* [Saved data entries]

※ ※ ※

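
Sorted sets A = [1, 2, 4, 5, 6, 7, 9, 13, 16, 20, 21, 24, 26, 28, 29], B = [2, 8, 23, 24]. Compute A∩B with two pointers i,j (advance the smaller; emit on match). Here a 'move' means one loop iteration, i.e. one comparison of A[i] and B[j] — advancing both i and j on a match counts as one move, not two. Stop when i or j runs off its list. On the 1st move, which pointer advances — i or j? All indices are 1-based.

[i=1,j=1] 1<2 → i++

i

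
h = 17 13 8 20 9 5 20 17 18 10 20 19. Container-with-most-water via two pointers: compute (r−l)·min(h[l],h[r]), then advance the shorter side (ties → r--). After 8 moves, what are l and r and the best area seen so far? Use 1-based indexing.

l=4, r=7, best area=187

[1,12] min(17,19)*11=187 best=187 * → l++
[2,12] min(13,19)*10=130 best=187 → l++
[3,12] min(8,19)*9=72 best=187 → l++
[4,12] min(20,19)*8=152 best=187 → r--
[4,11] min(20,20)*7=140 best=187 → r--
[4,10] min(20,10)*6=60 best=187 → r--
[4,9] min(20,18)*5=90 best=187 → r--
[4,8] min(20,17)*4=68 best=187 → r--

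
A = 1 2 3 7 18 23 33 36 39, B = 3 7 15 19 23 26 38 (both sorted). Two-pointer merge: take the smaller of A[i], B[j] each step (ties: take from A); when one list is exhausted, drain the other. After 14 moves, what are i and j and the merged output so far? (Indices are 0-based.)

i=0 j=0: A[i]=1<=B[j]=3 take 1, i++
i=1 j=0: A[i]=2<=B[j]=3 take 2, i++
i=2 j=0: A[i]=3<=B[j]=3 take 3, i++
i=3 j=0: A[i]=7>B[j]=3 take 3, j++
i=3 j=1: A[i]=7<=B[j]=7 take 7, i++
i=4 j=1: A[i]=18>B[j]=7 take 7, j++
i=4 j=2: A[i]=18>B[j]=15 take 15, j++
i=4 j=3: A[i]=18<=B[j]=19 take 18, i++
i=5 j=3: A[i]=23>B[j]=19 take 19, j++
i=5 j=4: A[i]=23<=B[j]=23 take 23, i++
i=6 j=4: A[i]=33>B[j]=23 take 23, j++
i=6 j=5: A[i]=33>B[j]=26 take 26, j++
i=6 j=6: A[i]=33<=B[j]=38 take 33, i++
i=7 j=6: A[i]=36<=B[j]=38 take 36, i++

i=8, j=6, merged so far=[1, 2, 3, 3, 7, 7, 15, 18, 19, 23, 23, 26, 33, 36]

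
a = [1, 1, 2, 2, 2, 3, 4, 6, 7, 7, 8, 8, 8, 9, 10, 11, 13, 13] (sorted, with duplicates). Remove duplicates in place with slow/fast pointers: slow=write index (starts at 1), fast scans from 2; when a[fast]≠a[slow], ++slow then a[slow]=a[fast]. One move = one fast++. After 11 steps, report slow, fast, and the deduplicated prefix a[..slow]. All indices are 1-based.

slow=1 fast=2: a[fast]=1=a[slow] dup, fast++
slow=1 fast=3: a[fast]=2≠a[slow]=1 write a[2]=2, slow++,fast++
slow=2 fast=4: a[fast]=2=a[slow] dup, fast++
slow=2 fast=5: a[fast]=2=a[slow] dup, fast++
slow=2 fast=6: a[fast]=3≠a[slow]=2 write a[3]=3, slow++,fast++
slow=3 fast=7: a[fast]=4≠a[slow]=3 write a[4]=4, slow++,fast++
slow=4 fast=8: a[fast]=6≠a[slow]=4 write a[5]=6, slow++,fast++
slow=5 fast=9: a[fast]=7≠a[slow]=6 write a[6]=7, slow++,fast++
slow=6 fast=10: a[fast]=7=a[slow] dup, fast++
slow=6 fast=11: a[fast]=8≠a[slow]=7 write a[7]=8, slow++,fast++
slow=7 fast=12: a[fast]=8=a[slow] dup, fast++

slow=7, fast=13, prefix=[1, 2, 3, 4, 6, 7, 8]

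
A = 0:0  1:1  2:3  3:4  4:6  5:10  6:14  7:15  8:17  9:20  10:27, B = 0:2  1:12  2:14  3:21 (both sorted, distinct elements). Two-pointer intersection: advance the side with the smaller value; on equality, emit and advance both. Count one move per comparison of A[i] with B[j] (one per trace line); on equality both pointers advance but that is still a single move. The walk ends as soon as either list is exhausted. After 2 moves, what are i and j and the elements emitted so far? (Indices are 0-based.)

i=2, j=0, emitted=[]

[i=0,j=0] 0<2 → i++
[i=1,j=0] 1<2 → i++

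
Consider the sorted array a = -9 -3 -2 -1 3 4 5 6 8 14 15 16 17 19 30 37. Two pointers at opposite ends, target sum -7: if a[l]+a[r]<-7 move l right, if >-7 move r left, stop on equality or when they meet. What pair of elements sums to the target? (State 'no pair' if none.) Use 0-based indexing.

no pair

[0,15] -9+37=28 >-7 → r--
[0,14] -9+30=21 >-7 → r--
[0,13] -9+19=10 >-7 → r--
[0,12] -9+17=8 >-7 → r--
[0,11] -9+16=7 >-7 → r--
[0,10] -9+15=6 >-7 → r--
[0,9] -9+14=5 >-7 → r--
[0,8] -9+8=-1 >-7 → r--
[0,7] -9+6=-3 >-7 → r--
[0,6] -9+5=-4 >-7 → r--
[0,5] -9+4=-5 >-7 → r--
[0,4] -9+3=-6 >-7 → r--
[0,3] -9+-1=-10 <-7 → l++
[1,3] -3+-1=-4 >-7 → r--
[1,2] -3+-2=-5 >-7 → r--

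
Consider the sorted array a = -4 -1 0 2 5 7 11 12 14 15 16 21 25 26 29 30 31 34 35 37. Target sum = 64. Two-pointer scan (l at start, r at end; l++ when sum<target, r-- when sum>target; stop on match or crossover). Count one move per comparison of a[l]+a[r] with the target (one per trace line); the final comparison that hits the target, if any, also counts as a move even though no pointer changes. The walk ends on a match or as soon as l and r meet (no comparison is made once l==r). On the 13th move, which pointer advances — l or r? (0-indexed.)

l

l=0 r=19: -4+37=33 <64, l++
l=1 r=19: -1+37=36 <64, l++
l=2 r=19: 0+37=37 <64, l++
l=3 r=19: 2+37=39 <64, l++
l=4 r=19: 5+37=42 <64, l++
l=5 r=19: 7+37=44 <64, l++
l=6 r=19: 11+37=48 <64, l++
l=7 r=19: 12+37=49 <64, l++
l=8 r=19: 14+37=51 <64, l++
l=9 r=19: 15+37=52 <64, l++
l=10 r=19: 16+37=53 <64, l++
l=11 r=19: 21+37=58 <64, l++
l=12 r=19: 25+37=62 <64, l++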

※ ※ ※

* [WORK REQUIRED]
Every record above is to be written out exactly.

* [REPLY]
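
Sorted sets A = [1, 2, 4, 5, 6, 7, 9, 13, 16, 20, 21, 24, 26, 28, 29], B = [2, 8, 23, 24]. Compute A∩B with two pointers i,j (advance the smaller; emit on match). Here a 'move' means one loop iteration, i.e. one comparison of A[i] and B[j] — advancing both i and j on a match counts as one move, not two. Stop when i or j runs off its list. On the 1st move, which pointer advances — i or j? All indices are 1-based.

[i=1,j=1] 1<2 → i++

i

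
h = 17 13 8 20 9 5 20 17 18 10 20 19. Container-with-most-water via two pointers: compute (r−l)·min(h[l],h[r]), then advance the shorter side (ties → r--). After 8 moves, what are l and r and the best area seen so far? Use 1-based indexing.

l=4, r=7, best area=187

[1,12] min(17,19)*11=187 best=187 * → l++
[2,12] min(13,19)*10=130 best=187 → l++
[3,12] min(8,19)*9=72 best=187 → l++
[4,12] min(20,19)*8=152 best=187 → r--
[4,11] min(20,20)*7=140 best=187 → r--
[4,10] min(20,10)*6=60 best=187 → r--
[4,9] min(20,18)*5=90 best=187 → r--
[4,8] min(20,17)*4=68 best=187 → r--

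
A = 1 2 3 7 18 23 33 36 39, B = 3 7 15 19 23 26 38 (both sorted). Two-pointer merge: take the smaller of A[i], B[j] each step (ties: take from A); when one list is exhausted, drain the other. After 14 moves, what are i and j and the merged output so far? (Indices are 0-based.)

i=0 j=0: A[i]=1<=B[j]=3 take 1, i++
i=1 j=0: A[i]=2<=B[j]=3 take 2, i++
i=2 j=0: A[i]=3<=B[j]=3 take 3, i++
i=3 j=0: A[i]=7>B[j]=3 take 3, j++
i=3 j=1: A[i]=7<=B[j]=7 take 7, i++
i=4 j=1: A[i]=18>B[j]=7 take 7, j++
i=4 j=2: A[i]=18>B[j]=15 take 15, j++
i=4 j=3: A[i]=18<=B[j]=19 take 18, i++
i=5 j=3: A[i]=23>B[j]=19 take 19, j++
i=5 j=4: A[i]=23<=B[j]=23 take 23, i++
i=6 j=4: A[i]=33>B[j]=23 take 23, j++
i=6 j=5: A[i]=33>B[j]=26 take 26, j++
i=6 j=6: A[i]=33<=B[j]=38 take 33, i++
i=7 j=6: A[i]=36<=B[j]=38 take 36, i++

i=8, j=6, merged so far=[1, 2, 3, 3, 7, 7, 15, 18, 19, 23, 23, 26, 33, 36]

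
a = [1, 1, 2, 2, 2, 3, 4, 6, 7, 7, 8, 8, 8, 9, 10, 11, 13, 13] (sorted, with duplicates). Remove duplicates in place with slow/fast pointers: slow=write index (starts at 1), fast scans from 2; when a[fast]≠a[slow], ++slow then a[slow]=a[fast]. One move = one fast++. After 11 steps, report slow, fast, and the deduplicated prefix a[..slow]. All indices are 1-based.

slow=1 fast=2: a[fast]=1=a[slow] dup, fast++
slow=1 fast=3: a[fast]=2≠a[slow]=1 write a[2]=2, slow++,fast++
slow=2 fast=4: a[fast]=2=a[slow] dup, fast++
slow=2 fast=5: a[fast]=2=a[slow] dup, fast++
slow=2 fast=6: a[fast]=3≠a[slow]=2 write a[3]=3, slow++,fast++
slow=3 fast=7: a[fast]=4≠a[slow]=3 write a[4]=4, slow++,fast++
slow=4 fast=8: a[fast]=6≠a[slow]=4 write a[5]=6, slow++,fast++
slow=5 fast=9: a[fast]=7≠a[slow]=6 write a[6]=7, slow++,fast++
slow=6 fast=10: a[fast]=7=a[slow] dup, fast++
slow=6 fast=11: a[fast]=8≠a[slow]=7 write a[7]=8, slow++,fast++
slow=7 fast=12: a[fast]=8=a[slow] dup, fast++

slow=7, fast=13, prefix=[1, 2, 3, 4, 6, 7, 8]

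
A = 0:0  1:1  2:3  3:4  4:6  5:10  6:14  7:15  8:17  9:20  10:27, B = 0:2  1:12  2:14  3:21 (both sorted, distinct elements). Two-pointer intersection: advance the side with the smaller value; on equality, emit and advance both. Count one move per comparison of A[i] with B[j] (one per trace line); on equality both pointers advance but that is still a single move. The walk ends as soon as either list is exhausted. After 2 moves, what are i and j and the elements emitted so far? (Indices are 0-based.)

i=2, j=0, emitted=[]

[i=0,j=0] 0<2 → i++
[i=1,j=0] 1<2 → i++

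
Consider the sorted array a = -9 -3 -2 -1 3 4 5 6 8 14 15 16 17 19 30 37. Two pointers at opposite ends, target sum -7: if a[l]+a[r]<-7 move l right, if >-7 move r left, stop on equality or when they meet. What pair of elements sums to the target? (State 'no pair' if none.) Use 0-based indexing.

no pair

[0,15] -9+37=28 >-7 → r--
[0,14] -9+30=21 >-7 → r--
[0,13] -9+19=10 >-7 → r--
[0,12] -9+17=8 >-7 → r--
[0,11] -9+16=7 >-7 → r--
[0,10] -9+15=6 >-7 → r--
[0,9] -9+14=5 >-7 → r--
[0,8] -9+8=-1 >-7 → r--
[0,7] -9+6=-3 >-7 → r--
[0,6] -9+5=-4 >-7 → r--
[0,5] -9+4=-5 >-7 → r--
[0,4] -9+3=-6 >-7 → r--
[0,3] -9+-1=-10 <-7 → l++
[1,3] -3+-1=-4 >-7 → r--
[1,2] -3+-2=-5 >-7 → r--

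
Consider the sorted array a = -4 -1 0 2 5 7 11 12 14 15 16 21 25 26 29 30 31 34 35 37. Target sum = 64. Two-pointer scan (l at start, r at end; l++ when sum<target, r-- when sum>target; stop on match or crossover). Count one move per comparison of a[l]+a[r] with the target (one per trace line); the final comparison that hits the target, if any, also counts as a move even though no pointer changes. The walk ends on a match or as soon as l and r meet (no comparison is made once l==r). On the 13th move, which pointer advances — l or r? (0-indexed.)

l

l=0 r=19: -4+37=33 <64, l++
l=1 r=19: -1+37=36 <64, l++
l=2 r=19: 0+37=37 <64, l++
l=3 r=19: 2+37=39 <64, l++
l=4 r=19: 5+37=42 <64, l++
l=5 r=19: 7+37=44 <64, l++
l=6 r=19: 11+37=48 <64, l++
l=7 r=19: 12+37=49 <64, l++
l=8 r=19: 14+37=51 <64, l++
l=9 r=19: 15+37=52 <64, l++
l=10 r=19: 16+37=53 <64, l++
l=11 r=19: 21+37=58 <64, l++
l=12 r=19: 25+37=62 <64, l++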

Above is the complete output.